[Exercise data — start]

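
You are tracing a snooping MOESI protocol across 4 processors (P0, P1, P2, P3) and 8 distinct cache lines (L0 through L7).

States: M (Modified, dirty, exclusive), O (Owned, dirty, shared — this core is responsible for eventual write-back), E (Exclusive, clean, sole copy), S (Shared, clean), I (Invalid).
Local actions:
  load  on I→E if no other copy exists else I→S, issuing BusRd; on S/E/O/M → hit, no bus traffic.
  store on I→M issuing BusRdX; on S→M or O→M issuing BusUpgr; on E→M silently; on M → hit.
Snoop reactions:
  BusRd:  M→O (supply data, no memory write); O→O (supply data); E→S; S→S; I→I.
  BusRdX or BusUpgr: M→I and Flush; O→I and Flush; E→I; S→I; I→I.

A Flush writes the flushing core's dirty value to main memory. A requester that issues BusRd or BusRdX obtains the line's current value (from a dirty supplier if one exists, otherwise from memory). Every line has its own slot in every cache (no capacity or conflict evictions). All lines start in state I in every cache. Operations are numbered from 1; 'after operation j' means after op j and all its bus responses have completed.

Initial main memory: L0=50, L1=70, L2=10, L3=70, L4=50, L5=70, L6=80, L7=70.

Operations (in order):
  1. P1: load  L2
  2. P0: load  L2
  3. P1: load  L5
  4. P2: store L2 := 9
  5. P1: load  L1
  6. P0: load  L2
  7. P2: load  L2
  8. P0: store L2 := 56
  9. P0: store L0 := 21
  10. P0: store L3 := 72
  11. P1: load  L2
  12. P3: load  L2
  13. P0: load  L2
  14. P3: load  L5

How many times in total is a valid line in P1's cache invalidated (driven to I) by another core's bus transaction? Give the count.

invalidations = 1

[1] P1: load  L2 | P0:I, P1:E(10), P2:I, P3:I | bus: BusRd
[2] P0: load  L2 | P0:S(10), P1:S(10), P2:I, P3:I | bus: BusRd
[3] P1: load  L5 | P0:I, P1:E(70), P2:I, P3:I | bus: BusRd
[4] P2: store L2 := 9 | P0:I, P1:I, P2:M(9), P3:I | bus: BusRdX
[5] P1: load  L1 | P0:I, P1:E(70), P2:I, P3:I | bus: BusRd
[6] P0: load  L2 | P0:S(9), P1:I, P2:O(9), P3:I | bus: BusRd
[7] P2: load  L2 | P0:S(9), P1:I, P2:O(9), P3:I | bus: none
[8] P0: store L2 := 56 | P0:M(56), P1:I, P2:I, P3:I | bus: BusUpgr,Flush
[9] P0: store L0 := 21 | P0:M(21), P1:I, P2:I, P3:I | bus: BusRdX
[10] P0: store L3 := 72 | P0:M(72), P1:I, P2:I, P3:I | bus: BusRdX
[11] P1: load  L2 | P0:O(56), P1:S(56), P2:I, P3:I | bus: BusRd
[12] P3: load  L2 | P0:O(56), P1:S(56), P2:I, P3:S(56) | bus: BusRd
[13] P0: load  L2 | P0:O(56), P1:S(56), P2:I, P3:S(56) | bus: none
[14] P3: load  L5 | P0:I, P1:S(70), P2:I, P3:S(70) | bus: BusRd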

[Exercise data — finish]

Description of the task: Those lines from the one with "13. P0: load" through the last line of the material above are to be retyped exactly, with nothing else.

Answer box:
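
  13. P0: load  L2
  14. P3: load  L5

How many times in total is a valid line in P1's cache invalidated (driven to I) by another core's bus transaction? Give the count.

invalidations = 1

[1] P1: load  L2 | P0:I, P1:E(10), P2:I, P3:I | bus: BusRd
[2] P0: load  L2 | P0:S(10), P1:S(10), P2:I, P3:I | bus: BusRd
[3] P1: load  L5 | P0:I, P1:E(70), P2:I, P3:I | bus: BusRd
[4] P2: store L2 := 9 | P0:I, P1:I, P2:M(9), P3:I | bus: BusRdX
[5] P1: load  L1 | P0:I, P1:E(70), P2:I, P3:I | bus: BusRd
[6] P0: load  L2 | P0:S(9), P1:I, P2:O(9), P3:I | bus: BusRd
[7] P2: load  L2 | P0:S(9), P1:I, P2:O(9), P3:I | bus: none
[8] P0: store L2 := 56 | P0:M(56), P1:I, P2:I, P3:I | bus: BusUpgr,Flush
[9] P0: store L0 := 21 | P0:M(21), P1:I, P2:I, P3:I | bus: BusRdX
[10] P0: store L3 := 72 | P0:M(72), P1:I, P2:I, P3:I | bus: BusRdX
[11] P1: load  L2 | P0:O(56), P1:S(56), P2:I, P3:I | bus: BusRd
[12] P3: load  L2 | P0:O(56), P1:S(56), P2:I, P3:S(56) | bus: BusRd
[13] P0: load  L2 | P0:O(56), P1:S(56), P2:I, P3:S(56) | bus: none
[14] P3: load  L5 | P0:I, P1:S(70), P2:I, P3:S(70) | bus: BusRd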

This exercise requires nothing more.